Extracted records:
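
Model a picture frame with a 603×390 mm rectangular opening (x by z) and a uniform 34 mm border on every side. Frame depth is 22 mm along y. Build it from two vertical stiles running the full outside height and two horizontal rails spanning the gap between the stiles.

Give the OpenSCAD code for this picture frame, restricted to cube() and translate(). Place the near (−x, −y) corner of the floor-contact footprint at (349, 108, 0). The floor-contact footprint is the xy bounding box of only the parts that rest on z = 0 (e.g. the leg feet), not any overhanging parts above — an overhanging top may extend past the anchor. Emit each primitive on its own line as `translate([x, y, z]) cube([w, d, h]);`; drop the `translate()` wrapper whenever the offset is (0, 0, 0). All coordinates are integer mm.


translate([349, 108, 0]) cube([34, 22, 458]);
translate([986, 108, 0]) cube([34, 22, 458]);
translate([383, 108, 0]) cube([603, 22, 34]);
translate([383, 108, 424]) cube([603, 22, 34]);


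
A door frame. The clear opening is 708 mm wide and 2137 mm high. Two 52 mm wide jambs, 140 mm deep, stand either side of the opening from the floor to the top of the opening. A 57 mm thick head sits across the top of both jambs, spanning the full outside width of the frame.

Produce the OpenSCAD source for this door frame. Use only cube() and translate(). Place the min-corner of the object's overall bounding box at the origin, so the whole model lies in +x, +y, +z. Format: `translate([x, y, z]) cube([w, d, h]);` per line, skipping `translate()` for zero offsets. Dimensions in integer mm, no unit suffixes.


cube([52, 140, 2137]);
translate([760, 0, 0]) cube([52, 140, 2137]);
translate([0, 0, 2137]) cube([812, 140, 57]);


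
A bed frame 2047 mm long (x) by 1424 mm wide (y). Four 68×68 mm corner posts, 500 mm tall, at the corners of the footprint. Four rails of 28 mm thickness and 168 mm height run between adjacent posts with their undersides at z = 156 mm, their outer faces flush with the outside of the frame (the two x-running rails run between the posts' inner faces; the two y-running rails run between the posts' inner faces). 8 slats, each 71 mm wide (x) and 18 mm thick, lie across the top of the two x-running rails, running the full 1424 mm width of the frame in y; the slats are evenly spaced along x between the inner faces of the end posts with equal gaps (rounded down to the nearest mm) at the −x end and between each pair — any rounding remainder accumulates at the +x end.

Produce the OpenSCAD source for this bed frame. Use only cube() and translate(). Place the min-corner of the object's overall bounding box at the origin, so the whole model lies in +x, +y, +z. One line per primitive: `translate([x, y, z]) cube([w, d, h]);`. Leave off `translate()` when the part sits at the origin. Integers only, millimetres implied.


// slat z = rail_z + rail_h = 156 + 168 = 324
// slat gap = ⌊(1911 − 8·71) / 9⌋ = 149
cube([68, 68, 500]);
translate([0, 1356, 0]) cube([68, 68, 500]);
translate([1979, 0, 0]) cube([68, 68, 500]);
translate([1979, 1356, 0]) cube([68, 68, 500]);
translate([68, 0, 156]) cube([1911, 28, 168]);
translate([68, 1396, 156]) cube([1911, 28, 168]);
translate([0, 68, 156]) cube([28, 1288, 168]);
translate([2019, 68, 156]) cube([28, 1288, 168]);
translate([217, 0, 324]) cube([71, 1424, 18]);
translate([437, 0, 324]) cube([71, 1424, 18]);
translate([657, 0, 324]) cube([71, 1424, 18]);
translate([877, 0, 324]) cube([71, 1424, 18]);
translate([1097, 0, 324]) cube([71, 1424, 18]);
translate([1317, 0, 324]) cube([71, 1424, 18]);
translate([1537, 0, 324]) cube([71, 1424, 18]);
translate([1757, 0, 324]) cube([71, 1424, 18]);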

TASK INSTRUCTIONS
Your job is to write out the data exactly as it stands.

TASK RESPONSE
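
Model a picture frame with a 603×390 mm rectangular opening (x by z) and a uniform 34 mm border on every side. Frame depth is 22 mm along y. Build it from two vertical stiles running the full outside height and two horizontal rails spanning the gap between the stiles.

Give the OpenSCAD code for this picture frame, restricted to cube() and translate(). Place the near (−x, −y) corner of the floor-contact footprint at (349, 108, 0). The floor-contact footprint is the xy bounding box of only the parts that rest on z = 0 (e.g. the leg feet), not any overhanging parts above — an overhanging top may extend past the anchor. Emit each primitive on its own line as `translate([x, y, z]) cube([w, d, h]);`; drop the `translate()` wrapper whenever the offset is (0, 0, 0). All coordinates are integer mm.


translate([349, 108, 0]) cube([34, 22, 458]);
translate([986, 108, 0]) cube([34, 22, 458]);
translate([383, 108, 0]) cube([603, 22, 34]);
translate([383, 108, 424]) cube([603, 22, 34]);


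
A door frame. The clear opening is 708 mm wide and 2137 mm high. Two 52 mm wide jambs, 140 mm deep, stand either side of the opening from the floor to the top of the opening. A 57 mm thick head sits across the top of both jambs, spanning the full outside width of the frame.

Produce the OpenSCAD source for this door frame. Use only cube() and translate(). Place the min-corner of the object's overall bounding box at the origin, so the whole model lies in +x, +y, +z. Format: `translate([x, y, z]) cube([w, d, h]);` per line, skipping `translate()` for zero offsets. Dimensions in integer mm, no unit suffixes.


cube([52, 140, 2137]);
translate([760, 0, 0]) cube([52, 140, 2137]);
translate([0, 0, 2137]) cube([812, 140, 57]);


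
A bed frame 2047 mm long (x) by 1424 mm wide (y). Four 68×68 mm corner posts, 500 mm tall, at the corners of the footprint. Four rails of 28 mm thickness and 168 mm height run between adjacent posts with their undersides at z = 156 mm, their outer faces flush with the outside of the frame (the two x-running rails run between the posts' inner faces; the two y-running rails run between the posts' inner faces). 8 slats, each 71 mm wide (x) and 18 mm thick, lie across the top of the two x-running rails, running the full 1424 mm width of the frame in y; the slats are evenly spaced along x between the inner faces of the end posts with equal gaps (rounded down to the nearest mm) at the −x end and between each pair — any rounding remainder accumulates at the +x end.

Produce the OpenSCAD source for this bed frame. Use only cube() and translate(). Place the min-corner of the object's overall bounding box at the origin, so the whole model lies in +x, +y, +z. One line per primitive: `translate([x, y, z]) cube([w, d, h]);`. Leave off `translate()` when the part sits at the origin. Integers only, millimetres implied.


// slat z = rail_z + rail_h = 156 + 168 = 324
// slat gap = ⌊(1911 − 8·71) / 9⌋ = 149
cube([68, 68, 500]);
translate([0, 1356, 0]) cube([68, 68, 500]);
translate([1979, 0, 0]) cube([68, 68, 500]);
translate([1979, 1356, 0]) cube([68, 68, 500]);
translate([68, 0, 156]) cube([1911, 28, 168]);
translate([68, 1396, 156]) cube([1911, 28, 168]);
translate([0, 68, 156]) cube([28, 1288, 168]);
translate([2019, 68, 156]) cube([28, 1288, 168]);
translate([217, 0, 324]) cube([71, 1424, 18]);
translate([437, 0, 324]) cube([71, 1424, 18]);
translate([657, 0, 324]) cube([71, 1424, 18]);
translate([877, 0, 324]) cube([71, 1424, 18]);
translate([1097, 0, 324]) cube([71, 1424, 18]);
translate([1317, 0, 324]) cube([71, 1424, 18]);
translate([1537, 0, 324]) cube([71, 1424, 18]);
translate([1757, 0, 324]) cube([71, 1424, 18]);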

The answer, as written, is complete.